### What you will do
Write out the data that follows. Keep every character unchanged.

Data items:
----
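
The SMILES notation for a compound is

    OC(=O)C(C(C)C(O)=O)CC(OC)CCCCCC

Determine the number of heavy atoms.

Every atom symbol written in the SMILES (organic subset) is one heavy atom; implicit H are not written.
Heavy atoms by element → C:14, O:5.
Total: 19.

19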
----
### Answer for this exercise
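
The SMILES notation for a compound is

    OC(=O)C(C(C)C(O)=O)CC(OC)CCCCCC

Determine the number of heavy atoms.

Every atom symbol written in the SMILES (organic subset) is one heavy atom; implicit H are not written.
Heavy atoms by element → C:14, O:5.
Total: 19.

19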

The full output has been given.